### GOAL OF THE EXERCISE
Your answer should repeat the listing in full, with no line missing or altered.

+++ THE INPUT +++

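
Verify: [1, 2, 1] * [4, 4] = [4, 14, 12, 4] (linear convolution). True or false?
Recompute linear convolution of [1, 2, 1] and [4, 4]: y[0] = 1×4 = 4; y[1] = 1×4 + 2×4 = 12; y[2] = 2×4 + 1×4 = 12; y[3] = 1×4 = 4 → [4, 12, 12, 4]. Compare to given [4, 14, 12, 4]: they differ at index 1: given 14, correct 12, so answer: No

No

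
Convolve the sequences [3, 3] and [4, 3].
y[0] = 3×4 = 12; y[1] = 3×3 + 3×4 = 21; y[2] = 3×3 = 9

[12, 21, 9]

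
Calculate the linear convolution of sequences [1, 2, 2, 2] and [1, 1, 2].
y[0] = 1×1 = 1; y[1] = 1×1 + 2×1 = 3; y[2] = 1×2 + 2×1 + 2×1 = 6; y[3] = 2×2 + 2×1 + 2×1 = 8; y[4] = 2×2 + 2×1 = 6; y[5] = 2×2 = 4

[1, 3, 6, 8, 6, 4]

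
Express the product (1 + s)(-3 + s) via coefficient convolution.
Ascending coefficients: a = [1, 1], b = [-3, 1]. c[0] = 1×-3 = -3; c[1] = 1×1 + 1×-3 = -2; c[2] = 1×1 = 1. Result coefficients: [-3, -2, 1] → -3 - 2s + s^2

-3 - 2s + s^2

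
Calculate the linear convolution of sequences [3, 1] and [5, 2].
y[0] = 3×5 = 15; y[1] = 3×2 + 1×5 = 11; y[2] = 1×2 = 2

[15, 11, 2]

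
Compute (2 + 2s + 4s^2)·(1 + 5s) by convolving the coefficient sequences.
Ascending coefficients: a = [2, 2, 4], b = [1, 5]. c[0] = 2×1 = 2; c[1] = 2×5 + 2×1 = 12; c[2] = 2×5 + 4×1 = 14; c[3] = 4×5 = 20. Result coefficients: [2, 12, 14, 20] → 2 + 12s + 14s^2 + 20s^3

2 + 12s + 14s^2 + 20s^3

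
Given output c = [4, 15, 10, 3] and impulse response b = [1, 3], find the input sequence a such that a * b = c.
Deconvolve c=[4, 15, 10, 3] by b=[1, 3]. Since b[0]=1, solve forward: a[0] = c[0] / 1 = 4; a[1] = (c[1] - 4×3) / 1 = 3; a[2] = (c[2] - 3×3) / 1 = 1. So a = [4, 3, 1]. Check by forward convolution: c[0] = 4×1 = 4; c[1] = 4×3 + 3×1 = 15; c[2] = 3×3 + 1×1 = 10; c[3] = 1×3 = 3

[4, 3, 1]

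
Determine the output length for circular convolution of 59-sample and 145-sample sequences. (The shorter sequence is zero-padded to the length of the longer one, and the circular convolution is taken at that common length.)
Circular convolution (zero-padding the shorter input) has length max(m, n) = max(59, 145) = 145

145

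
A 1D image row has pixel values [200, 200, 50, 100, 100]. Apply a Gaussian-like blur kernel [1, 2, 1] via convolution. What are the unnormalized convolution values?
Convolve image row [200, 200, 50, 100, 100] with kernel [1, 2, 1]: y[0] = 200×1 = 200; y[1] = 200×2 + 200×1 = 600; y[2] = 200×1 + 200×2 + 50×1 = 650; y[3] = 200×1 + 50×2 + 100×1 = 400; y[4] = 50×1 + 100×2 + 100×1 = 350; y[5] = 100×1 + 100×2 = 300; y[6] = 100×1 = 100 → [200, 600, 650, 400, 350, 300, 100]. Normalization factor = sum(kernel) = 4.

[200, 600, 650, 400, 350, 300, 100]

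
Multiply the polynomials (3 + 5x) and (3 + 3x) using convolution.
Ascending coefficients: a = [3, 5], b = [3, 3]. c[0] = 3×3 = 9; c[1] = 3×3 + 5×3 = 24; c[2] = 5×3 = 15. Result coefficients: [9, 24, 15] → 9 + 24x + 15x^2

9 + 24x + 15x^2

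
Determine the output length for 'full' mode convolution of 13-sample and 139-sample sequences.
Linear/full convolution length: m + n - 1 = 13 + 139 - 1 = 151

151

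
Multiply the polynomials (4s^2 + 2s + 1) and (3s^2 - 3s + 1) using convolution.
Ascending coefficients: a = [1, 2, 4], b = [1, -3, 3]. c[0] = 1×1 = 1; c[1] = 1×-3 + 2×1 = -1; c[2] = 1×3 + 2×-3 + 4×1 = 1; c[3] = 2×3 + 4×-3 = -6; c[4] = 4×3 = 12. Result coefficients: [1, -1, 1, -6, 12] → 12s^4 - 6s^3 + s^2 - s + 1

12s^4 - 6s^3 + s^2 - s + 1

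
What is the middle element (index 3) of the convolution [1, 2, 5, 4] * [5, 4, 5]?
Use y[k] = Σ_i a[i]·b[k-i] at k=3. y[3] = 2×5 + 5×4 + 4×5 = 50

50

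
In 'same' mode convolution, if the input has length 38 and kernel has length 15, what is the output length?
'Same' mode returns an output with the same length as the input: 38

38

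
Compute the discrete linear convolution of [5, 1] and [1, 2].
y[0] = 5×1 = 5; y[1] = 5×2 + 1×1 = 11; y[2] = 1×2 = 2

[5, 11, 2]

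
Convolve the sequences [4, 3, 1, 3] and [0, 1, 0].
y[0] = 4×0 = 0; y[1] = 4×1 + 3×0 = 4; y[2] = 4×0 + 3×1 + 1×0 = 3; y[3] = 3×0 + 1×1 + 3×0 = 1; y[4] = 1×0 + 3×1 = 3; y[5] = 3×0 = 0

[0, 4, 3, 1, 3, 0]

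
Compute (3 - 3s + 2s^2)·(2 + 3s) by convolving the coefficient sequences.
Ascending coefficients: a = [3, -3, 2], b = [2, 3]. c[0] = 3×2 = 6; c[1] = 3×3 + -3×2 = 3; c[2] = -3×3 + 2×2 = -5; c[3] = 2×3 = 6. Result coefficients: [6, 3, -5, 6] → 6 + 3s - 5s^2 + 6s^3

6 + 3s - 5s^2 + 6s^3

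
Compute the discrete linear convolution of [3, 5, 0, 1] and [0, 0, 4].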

+++

### SOLUTION TO THIS PROBLEM
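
Verify: [1, 2, 1] * [4, 4] = [4, 14, 12, 4] (linear convolution). True or false?
Recompute linear convolution of [1, 2, 1] and [4, 4]: y[0] = 1×4 = 4; y[1] = 1×4 + 2×4 = 12; y[2] = 2×4 + 1×4 = 12; y[3] = 1×4 = 4 → [4, 12, 12, 4]. Compare to given [4, 14, 12, 4]: they differ at index 1: given 14, correct 12, so answer: No

No

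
Convolve the sequences [3, 3] and [4, 3].
y[0] = 3×4 = 12; y[1] = 3×3 + 3×4 = 21; y[2] = 3×3 = 9

[12, 21, 9]

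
Calculate the linear convolution of sequences [1, 2, 2, 2] and [1, 1, 2].
y[0] = 1×1 = 1; y[1] = 1×1 + 2×1 = 3; y[2] = 1×2 + 2×1 + 2×1 = 6; y[3] = 2×2 + 2×1 + 2×1 = 8; y[4] = 2×2 + 2×1 = 6; y[5] = 2×2 = 4

[1, 3, 6, 8, 6, 4]

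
Express the product (1 + s)(-3 + s) via coefficient convolution.
Ascending coefficients: a = [1, 1], b = [-3, 1]. c[0] = 1×-3 = -3; c[1] = 1×1 + 1×-3 = -2; c[2] = 1×1 = 1. Result coefficients: [-3, -2, 1] → -3 - 2s + s^2

-3 - 2s + s^2

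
Calculate the linear convolution of sequences [3, 1] and [5, 2].
y[0] = 3×5 = 15; y[1] = 3×2 + 1×5 = 11; y[2] = 1×2 = 2

[15, 11, 2]

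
Compute (2 + 2s + 4s^2)·(1 + 5s) by convolving the coefficient sequences.
Ascending coefficients: a = [2, 2, 4], b = [1, 5]. c[0] = 2×1 = 2; c[1] = 2×5 + 2×1 = 12; c[2] = 2×5 + 4×1 = 14; c[3] = 4×5 = 20. Result coefficients: [2, 12, 14, 20] → 2 + 12s + 14s^2 + 20s^3

2 + 12s + 14s^2 + 20s^3

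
Given output c = [4, 15, 10, 3] and impulse response b = [1, 3], find the input sequence a such that a * b = c.
Deconvolve c=[4, 15, 10, 3] by b=[1, 3]. Since b[0]=1, solve forward: a[0] = c[0] / 1 = 4; a[1] = (c[1] - 4×3) / 1 = 3; a[2] = (c[2] - 3×3) / 1 = 1. So a = [4, 3, 1]. Check by forward convolution: c[0] = 4×1 = 4; c[1] = 4×3 + 3×1 = 15; c[2] = 3×3 + 1×1 = 10; c[3] = 1×3 = 3

[4, 3, 1]

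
Determine the output length for circular convolution of 59-sample and 145-sample sequences. (The shorter sequence is zero-padded to the length of the longer one, and the circular convolution is taken at that common length.)
Circular convolution (zero-padding the shorter input) has length max(m, n) = max(59, 145) = 145

145

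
A 1D image row has pixel values [200, 200, 50, 100, 100]. Apply a Gaussian-like blur kernel [1, 2, 1] via convolution. What are the unnormalized convolution values?
Convolve image row [200, 200, 50, 100, 100] with kernel [1, 2, 1]: y[0] = 200×1 = 200; y[1] = 200×2 + 200×1 = 600; y[2] = 200×1 + 200×2 + 50×1 = 650; y[3] = 200×1 + 50×2 + 100×1 = 400; y[4] = 50×1 + 100×2 + 100×1 = 350; y[5] = 100×1 + 100×2 = 300; y[6] = 100×1 = 100 → [200, 600, 650, 400, 350, 300, 100]. Normalization factor = sum(kernel) = 4.

[200, 600, 650, 400, 350, 300, 100]

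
Multiply the polynomials (3 + 5x) and (3 + 3x) using convolution.
Ascending coefficients: a = [3, 5], b = [3, 3]. c[0] = 3×3 = 9; c[1] = 3×3 + 5×3 = 24; c[2] = 5×3 = 15. Result coefficients: [9, 24, 15] → 9 + 24x + 15x^2

9 + 24x + 15x^2

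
Determine the output length for 'full' mode convolution of 13-sample and 139-sample sequences.
Linear/full convolution length: m + n - 1 = 13 + 139 - 1 = 151

151

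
Multiply the polynomials (4s^2 + 2s + 1) and (3s^2 - 3s + 1) using convolution.
Ascending coefficients: a = [1, 2, 4], b = [1, -3, 3]. c[0] = 1×1 = 1; c[1] = 1×-3 + 2×1 = -1; c[2] = 1×3 + 2×-3 + 4×1 = 1; c[3] = 2×3 + 4×-3 = -6; c[4] = 4×3 = 12. Result coefficients: [1, -1, 1, -6, 12] → 12s^4 - 6s^3 + s^2 - s + 1

12s^4 - 6s^3 + s^2 - s + 1

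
What is the middle element (index 3) of the convolution [1, 2, 5, 4] * [5, 4, 5]?
Use y[k] = Σ_i a[i]·b[k-i] at k=3. y[3] = 2×5 + 5×4 + 4×5 = 50

50

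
In 'same' mode convolution, if the input has length 38 and kernel has length 15, what is the output length?
'Same' mode returns an output with the same length as the input: 38

38

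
Compute the discrete linear convolution of [5, 1] and [1, 2].
y[0] = 5×1 = 5; y[1] = 5×2 + 1×1 = 11; y[2] = 1×2 = 2

[5, 11, 2]

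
Convolve the sequences [4, 3, 1, 3] and [0, 1, 0].
y[0] = 4×0 = 0; y[1] = 4×1 + 3×0 = 4; y[2] = 4×0 + 3×1 + 1×0 = 3; y[3] = 3×0 + 1×1 + 3×0 = 1; y[4] = 1×0 + 3×1 = 3; y[5] = 3×0 = 0

[0, 4, 3, 1, 3, 0]

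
Compute (3 - 3s + 2s^2)·(2 + 3s) by convolving the coefficient sequences.
Ascending coefficients: a = [3, -3, 2], b = [2, 3]. c[0] = 3×2 = 6; c[1] = 3×3 + -3×2 = 3; c[2] = -3×3 + 2×2 = -5; c[3] = 2×3 = 6. Result coefficients: [6, 3, -5, 6] → 6 + 3s - 5s^2 + 6s^3

6 + 3s - 5s^2 + 6s^3

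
Compute the discrete linear convolution of [3, 5, 0, 1] and [0, 0, 4].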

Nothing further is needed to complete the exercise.